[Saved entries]
====

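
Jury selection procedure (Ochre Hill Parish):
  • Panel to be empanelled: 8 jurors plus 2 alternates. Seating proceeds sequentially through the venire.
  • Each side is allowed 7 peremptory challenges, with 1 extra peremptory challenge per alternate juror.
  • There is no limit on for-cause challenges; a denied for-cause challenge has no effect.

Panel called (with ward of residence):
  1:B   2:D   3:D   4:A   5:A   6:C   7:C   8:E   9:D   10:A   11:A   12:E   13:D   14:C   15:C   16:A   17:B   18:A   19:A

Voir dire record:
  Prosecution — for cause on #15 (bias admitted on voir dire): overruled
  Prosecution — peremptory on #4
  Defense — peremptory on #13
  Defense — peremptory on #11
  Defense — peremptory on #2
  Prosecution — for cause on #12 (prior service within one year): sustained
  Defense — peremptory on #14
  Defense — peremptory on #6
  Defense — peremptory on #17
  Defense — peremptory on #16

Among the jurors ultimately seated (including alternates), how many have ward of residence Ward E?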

====

(REQUIREMENT)
Retype all of the entries exactly, please.

(OUTPUT)
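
Jury selection procedure (Ochre Hill Parish):
  • Panel to be empanelled: 8 jurors plus 2 alternates. Seating proceeds sequentially through the venire.
  • Each side is allowed 7 peremptory challenges, with 1 extra peremptory challenge per alternate juror.
  • There is no limit on for-cause challenges; a denied for-cause challenge has no effect.

Panel called (with ward of residence):
  1:B   2:D   3:D   4:A   5:A   6:C   7:C   8:E   9:D   10:A   11:A   12:E   13:D   14:C   15:C   16:A   17:B   18:A   19:A

Voir dire record:
  Prosecution — for cause on #15 (bias admitted on voir dire): overruled
  Prosecution — peremptory on #4
  Defense — peremptory on #13
  Defense — peremptory on #11
  Defense — peremptory on #2
  Prosecution — for cause on #12 (prior service within one year): sustained
  Defense — peremptory on #14
  Defense — peremptory on #6
  Defense — peremptory on #17
  Defense — peremptory on #16

Among the jurors ultimately seated (including alternates), how many have ward of residence Ward E?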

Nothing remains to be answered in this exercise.